### Collected data entries

==============================

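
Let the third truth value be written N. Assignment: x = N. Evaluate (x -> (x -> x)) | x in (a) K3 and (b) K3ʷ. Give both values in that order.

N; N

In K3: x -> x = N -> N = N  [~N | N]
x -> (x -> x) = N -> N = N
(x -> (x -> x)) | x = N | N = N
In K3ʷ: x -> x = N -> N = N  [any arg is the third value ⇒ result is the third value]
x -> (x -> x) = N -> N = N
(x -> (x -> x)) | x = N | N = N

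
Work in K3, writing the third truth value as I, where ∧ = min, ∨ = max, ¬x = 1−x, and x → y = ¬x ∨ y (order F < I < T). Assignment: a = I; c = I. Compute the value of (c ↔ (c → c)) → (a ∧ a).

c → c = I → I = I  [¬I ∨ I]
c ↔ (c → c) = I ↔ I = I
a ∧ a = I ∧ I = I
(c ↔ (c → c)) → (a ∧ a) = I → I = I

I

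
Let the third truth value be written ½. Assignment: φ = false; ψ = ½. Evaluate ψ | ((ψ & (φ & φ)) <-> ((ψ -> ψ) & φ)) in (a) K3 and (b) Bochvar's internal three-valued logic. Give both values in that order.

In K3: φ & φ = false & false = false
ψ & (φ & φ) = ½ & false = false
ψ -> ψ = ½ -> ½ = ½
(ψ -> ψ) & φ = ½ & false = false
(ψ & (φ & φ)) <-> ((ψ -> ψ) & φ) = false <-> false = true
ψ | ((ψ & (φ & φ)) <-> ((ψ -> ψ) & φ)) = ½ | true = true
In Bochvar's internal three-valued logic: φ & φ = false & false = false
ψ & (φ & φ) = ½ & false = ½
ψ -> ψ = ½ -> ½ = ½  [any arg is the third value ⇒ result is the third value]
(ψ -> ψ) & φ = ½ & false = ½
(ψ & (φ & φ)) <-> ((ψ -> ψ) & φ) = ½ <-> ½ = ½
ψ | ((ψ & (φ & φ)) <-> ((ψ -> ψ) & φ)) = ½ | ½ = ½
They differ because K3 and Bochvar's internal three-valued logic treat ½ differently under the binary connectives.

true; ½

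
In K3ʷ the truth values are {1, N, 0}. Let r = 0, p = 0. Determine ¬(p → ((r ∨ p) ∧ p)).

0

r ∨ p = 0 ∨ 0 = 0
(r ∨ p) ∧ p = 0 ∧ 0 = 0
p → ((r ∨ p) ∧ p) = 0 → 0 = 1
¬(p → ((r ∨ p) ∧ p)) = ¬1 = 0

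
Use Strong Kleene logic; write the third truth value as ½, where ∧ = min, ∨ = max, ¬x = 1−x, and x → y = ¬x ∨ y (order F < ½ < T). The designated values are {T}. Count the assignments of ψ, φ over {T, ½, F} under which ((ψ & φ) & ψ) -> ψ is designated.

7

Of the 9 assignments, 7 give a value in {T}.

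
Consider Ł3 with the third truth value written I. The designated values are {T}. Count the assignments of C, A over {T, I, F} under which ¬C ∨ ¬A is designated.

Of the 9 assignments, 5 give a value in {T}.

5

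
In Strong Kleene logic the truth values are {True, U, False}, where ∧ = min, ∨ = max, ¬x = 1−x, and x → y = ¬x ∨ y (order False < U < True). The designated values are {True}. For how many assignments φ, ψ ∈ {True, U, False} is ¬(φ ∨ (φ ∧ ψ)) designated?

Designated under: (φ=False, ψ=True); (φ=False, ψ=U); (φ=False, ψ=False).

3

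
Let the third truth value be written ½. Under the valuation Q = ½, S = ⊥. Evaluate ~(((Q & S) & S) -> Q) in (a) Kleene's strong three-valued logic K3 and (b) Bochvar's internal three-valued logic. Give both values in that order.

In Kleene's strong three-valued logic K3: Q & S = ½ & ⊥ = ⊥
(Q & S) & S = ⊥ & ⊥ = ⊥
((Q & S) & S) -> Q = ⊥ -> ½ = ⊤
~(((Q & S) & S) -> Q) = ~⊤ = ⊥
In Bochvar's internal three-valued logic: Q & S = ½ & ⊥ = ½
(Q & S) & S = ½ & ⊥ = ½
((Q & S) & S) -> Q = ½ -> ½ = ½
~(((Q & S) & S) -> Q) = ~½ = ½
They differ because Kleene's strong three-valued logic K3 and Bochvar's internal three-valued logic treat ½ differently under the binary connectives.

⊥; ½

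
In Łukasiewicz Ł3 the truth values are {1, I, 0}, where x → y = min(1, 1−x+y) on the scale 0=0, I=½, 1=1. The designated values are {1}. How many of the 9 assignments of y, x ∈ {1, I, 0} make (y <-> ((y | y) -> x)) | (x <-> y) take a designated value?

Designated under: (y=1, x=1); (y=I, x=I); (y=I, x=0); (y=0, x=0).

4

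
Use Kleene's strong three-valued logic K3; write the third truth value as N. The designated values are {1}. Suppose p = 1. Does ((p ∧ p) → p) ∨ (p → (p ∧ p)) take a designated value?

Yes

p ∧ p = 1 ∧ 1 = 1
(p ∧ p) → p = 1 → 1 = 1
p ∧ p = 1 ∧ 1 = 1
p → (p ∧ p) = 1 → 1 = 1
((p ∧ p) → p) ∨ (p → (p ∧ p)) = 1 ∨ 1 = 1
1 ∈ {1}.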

==============================

### Activity
Set down every entry again, word for word.

### Result
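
Let the third truth value be written N. Assignment: x = N. Evaluate (x -> (x -> x)) | x in (a) K3 and (b) K3ʷ. Give both values in that order.

N; N

In K3: x -> x = N -> N = N  [~N | N]
x -> (x -> x) = N -> N = N
(x -> (x -> x)) | x = N | N = N
In K3ʷ: x -> x = N -> N = N  [any arg is the third value ⇒ result is the third value]
x -> (x -> x) = N -> N = N
(x -> (x -> x)) | x = N | N = N

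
Work in K3, writing the third truth value as I, where ∧ = min, ∨ = max, ¬x = 1−x, and x → y = ¬x ∨ y (order F < I < T). Assignment: a = I; c = I. Compute the value of (c ↔ (c → c)) → (a ∧ a).

c → c = I → I = I  [¬I ∨ I]
c ↔ (c → c) = I ↔ I = I
a ∧ a = I ∧ I = I
(c ↔ (c → c)) → (a ∧ a) = I → I = I

I

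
Let the third truth value be written ½. Assignment: φ = false; ψ = ½. Evaluate ψ | ((ψ & (φ & φ)) <-> ((ψ -> ψ) & φ)) in (a) K3 and (b) Bochvar's internal three-valued logic. Give both values in that order.

In K3: φ & φ = false & false = false
ψ & (φ & φ) = ½ & false = false
ψ -> ψ = ½ -> ½ = ½
(ψ -> ψ) & φ = ½ & false = false
(ψ & (φ & φ)) <-> ((ψ -> ψ) & φ) = false <-> false = true
ψ | ((ψ & (φ & φ)) <-> ((ψ -> ψ) & φ)) = ½ | true = true
In Bochvar's internal three-valued logic: φ & φ = false & false = false
ψ & (φ & φ) = ½ & false = ½
ψ -> ψ = ½ -> ½ = ½  [any arg is the third value ⇒ result is the third value]
(ψ -> ψ) & φ = ½ & false = ½
(ψ & (φ & φ)) <-> ((ψ -> ψ) & φ) = ½ <-> ½ = ½
ψ | ((ψ & (φ & φ)) <-> ((ψ -> ψ) & φ)) = ½ | ½ = ½
They differ because K3 and Bochvar's internal three-valued logic treat ½ differently under the binary connectives.

true; ½

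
In K3ʷ the truth values are {1, N, 0}. Let r = 0, p = 0. Determine ¬(p → ((r ∨ p) ∧ p)).

0

r ∨ p = 0 ∨ 0 = 0
(r ∨ p) ∧ p = 0 ∧ 0 = 0
p → ((r ∨ p) ∧ p) = 0 → 0 = 1
¬(p → ((r ∨ p) ∧ p)) = ¬1 = 0

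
Use Strong Kleene logic; write the third truth value as ½, where ∧ = min, ∨ = max, ¬x = 1−x, and x → y = ¬x ∨ y (order F < ½ < T). The designated values are {T}. Count the assignments of ψ, φ over {T, ½, F} under which ((ψ & φ) & ψ) -> ψ is designated.

7

Of the 9 assignments, 7 give a value in {T}.

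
Consider Ł3 with the third truth value written I. The designated values are {T}. Count the assignments of C, A over {T, I, F} under which ¬C ∨ ¬A is designated.

Of the 9 assignments, 5 give a value in {T}.

5

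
In Strong Kleene logic the truth values are {True, U, False}, where ∧ = min, ∨ = max, ¬x = 1−x, and x → y = ¬x ∨ y (order False < U < True). The designated values are {True}. For how many assignments φ, ψ ∈ {True, U, False} is ¬(φ ∨ (φ ∧ ψ)) designated?

Designated under: (φ=False, ψ=True); (φ=False, ψ=U); (φ=False, ψ=False).

3

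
Let the third truth value be written ½. Under the valuation Q = ½, S = ⊥. Evaluate ~(((Q & S) & S) -> Q) in (a) Kleene's strong three-valued logic K3 and (b) Bochvar's internal three-valued logic. Give both values in that order.

In Kleene's strong three-valued logic K3: Q & S = ½ & ⊥ = ⊥
(Q & S) & S = ⊥ & ⊥ = ⊥
((Q & S) & S) -> Q = ⊥ -> ½ = ⊤
~(((Q & S) & S) -> Q) = ~⊤ = ⊥
In Bochvar's internal three-valued logic: Q & S = ½ & ⊥ = ½
(Q & S) & S = ½ & ⊥ = ½
((Q & S) & S) -> Q = ½ -> ½ = ½
~(((Q & S) & S) -> Q) = ~½ = ½
They differ because Kleene's strong three-valued logic K3 and Bochvar's internal three-valued logic treat ½ differently under the binary connectives.

⊥; ½

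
In Łukasiewicz Ł3 the truth values are {1, I, 0}, where x → y = min(1, 1−x+y) on the scale 0=0, I=½, 1=1. The designated values are {1}. How many of the 9 assignments of y, x ∈ {1, I, 0} make (y <-> ((y | y) -> x)) | (x <-> y) take a designated value?

Designated under: (y=1, x=1); (y=I, x=I); (y=I, x=0); (y=0, x=0).

4

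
Use Kleene's strong three-valued logic K3; write the third truth value as N. The designated values are {1}. Suppose p = 1. Does ((p ∧ p) → p) ∨ (p → (p ∧ p)) take a designated value?

Yes

p ∧ p = 1 ∧ 1 = 1
(p ∧ p) → p = 1 → 1 = 1
p ∧ p = 1 ∧ 1 = 1
p → (p ∧ p) = 1 → 1 = 1
((p ∧ p) → p) ∨ (p → (p ∧ p)) = 1 ∨ 1 = 1
1 ∈ {1}.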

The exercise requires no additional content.